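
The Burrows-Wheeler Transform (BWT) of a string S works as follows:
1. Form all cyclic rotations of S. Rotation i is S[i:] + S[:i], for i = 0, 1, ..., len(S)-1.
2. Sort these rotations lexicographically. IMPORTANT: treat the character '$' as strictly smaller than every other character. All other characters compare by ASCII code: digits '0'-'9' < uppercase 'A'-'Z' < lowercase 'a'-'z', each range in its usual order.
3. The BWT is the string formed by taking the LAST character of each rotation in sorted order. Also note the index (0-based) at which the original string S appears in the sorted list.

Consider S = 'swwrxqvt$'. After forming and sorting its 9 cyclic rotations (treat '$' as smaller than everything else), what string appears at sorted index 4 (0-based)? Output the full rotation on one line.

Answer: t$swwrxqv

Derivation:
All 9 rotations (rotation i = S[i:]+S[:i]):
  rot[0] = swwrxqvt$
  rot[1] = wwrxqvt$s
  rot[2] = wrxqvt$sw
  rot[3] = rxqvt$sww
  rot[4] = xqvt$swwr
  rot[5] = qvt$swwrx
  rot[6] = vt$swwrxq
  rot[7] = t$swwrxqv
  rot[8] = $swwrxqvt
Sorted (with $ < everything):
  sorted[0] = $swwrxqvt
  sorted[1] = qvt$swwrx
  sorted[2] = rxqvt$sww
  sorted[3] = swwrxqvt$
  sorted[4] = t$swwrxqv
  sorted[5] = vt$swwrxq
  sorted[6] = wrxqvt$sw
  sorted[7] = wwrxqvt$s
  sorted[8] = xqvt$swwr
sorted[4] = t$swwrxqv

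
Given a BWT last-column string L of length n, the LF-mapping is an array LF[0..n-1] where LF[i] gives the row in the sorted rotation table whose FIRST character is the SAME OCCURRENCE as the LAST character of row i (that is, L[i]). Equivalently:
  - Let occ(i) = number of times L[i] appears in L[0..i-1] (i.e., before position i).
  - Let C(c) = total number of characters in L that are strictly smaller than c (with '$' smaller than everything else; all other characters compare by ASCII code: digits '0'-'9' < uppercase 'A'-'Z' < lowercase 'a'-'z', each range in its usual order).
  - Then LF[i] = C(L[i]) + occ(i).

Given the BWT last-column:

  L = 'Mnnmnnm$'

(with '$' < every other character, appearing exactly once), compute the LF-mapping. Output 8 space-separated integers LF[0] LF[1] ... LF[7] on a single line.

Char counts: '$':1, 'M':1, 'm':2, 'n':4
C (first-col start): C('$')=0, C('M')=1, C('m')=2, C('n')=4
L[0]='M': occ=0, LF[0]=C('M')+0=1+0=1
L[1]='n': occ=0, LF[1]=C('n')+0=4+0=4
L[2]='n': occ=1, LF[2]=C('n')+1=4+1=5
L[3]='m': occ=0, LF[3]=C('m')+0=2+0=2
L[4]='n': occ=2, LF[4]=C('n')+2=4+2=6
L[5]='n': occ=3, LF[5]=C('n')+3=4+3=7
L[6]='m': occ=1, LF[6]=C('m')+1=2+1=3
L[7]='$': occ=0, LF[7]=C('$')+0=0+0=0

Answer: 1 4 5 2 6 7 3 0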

────────────────────────────────────────

Work order: Take the lines from the first line of the listing up to and including the line with "3. The BWT is" and give them again exactly.

Reply to the exercise:
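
The Burrows-Wheeler Transform (BWT) of a string S works as follows:
1. Form all cyclic rotations of S. Rotation i is S[i:] + S[:i], for i = 0, 1, ..., len(S)-1.
2. Sort these rotations lexicographically. IMPORTANT: treat the character '$' as strictly smaller than every other character. All other characters compare by ASCII code: digits '0'-'9' < uppercase 'A'-'Z' < lowercase 'a'-'z', each range in its usual order.
3. The BWT is the string formed by taking the LAST character of each rotation in sorted order. Also note the index (0-based) at which the original string S appears in the sorted list.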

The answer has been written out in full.